ABOUT THIS EXERCISE
A complete copy of the entries, exactly as written, is the expected result.

[Stored dataset items]

+===+

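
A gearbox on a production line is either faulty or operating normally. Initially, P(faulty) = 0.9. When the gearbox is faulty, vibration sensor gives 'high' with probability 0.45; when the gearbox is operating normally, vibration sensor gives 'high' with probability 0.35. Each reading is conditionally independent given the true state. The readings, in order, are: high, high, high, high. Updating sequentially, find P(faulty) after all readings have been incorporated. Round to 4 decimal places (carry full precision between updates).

0.9609

After 'high': P(faulty) = 0.45·0.9000 / (0.45·0.9000 + 0.35·0.1000) ≈ 0.9205
After 'high': P(faulty) = 0.45·0.9205 / (0.45·0.9205 + 0.35·0.0795) ≈ 0.9370
After 'high': P(faulty) = 0.45·0.9370 / (0.45·0.9370 + 0.35·0.0630) ≈ 0.9503
After 'high': P(faulty) = 0.45·0.9503 / (0.45·0.9503 + 0.35·0.0497) ≈ 0.9609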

+===+

SOLVED EXERCISE
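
A gearbox on a production line is either faulty or operating normally. Initially, P(faulty) = 0.9. When the gearbox is faulty, vibration sensor gives 'high' with probability 0.45; when the gearbox is operating normally, vibration sensor gives 'high' with probability 0.35. Each reading is conditionally independent given the true state. The readings, in order, are: high, high, high, high. Updating sequentially, find P(faulty) after all readings have been incorporated. Round to 4 decimal places (carry full precision between updates).

0.9609

After 'high': P(faulty) = 0.45·0.9000 / (0.45·0.9000 + 0.35·0.1000) ≈ 0.9205
After 'high': P(faulty) = 0.45·0.9205 / (0.45·0.9205 + 0.35·0.0795) ≈ 0.9370
After 'high': P(faulty) = 0.45·0.9370 / (0.45·0.9370 + 0.35·0.0630) ≈ 0.9503
After 'high': P(faulty) = 0.45·0.9503 / (0.45·0.9503 + 0.35·0.0497) ≈ 0.9609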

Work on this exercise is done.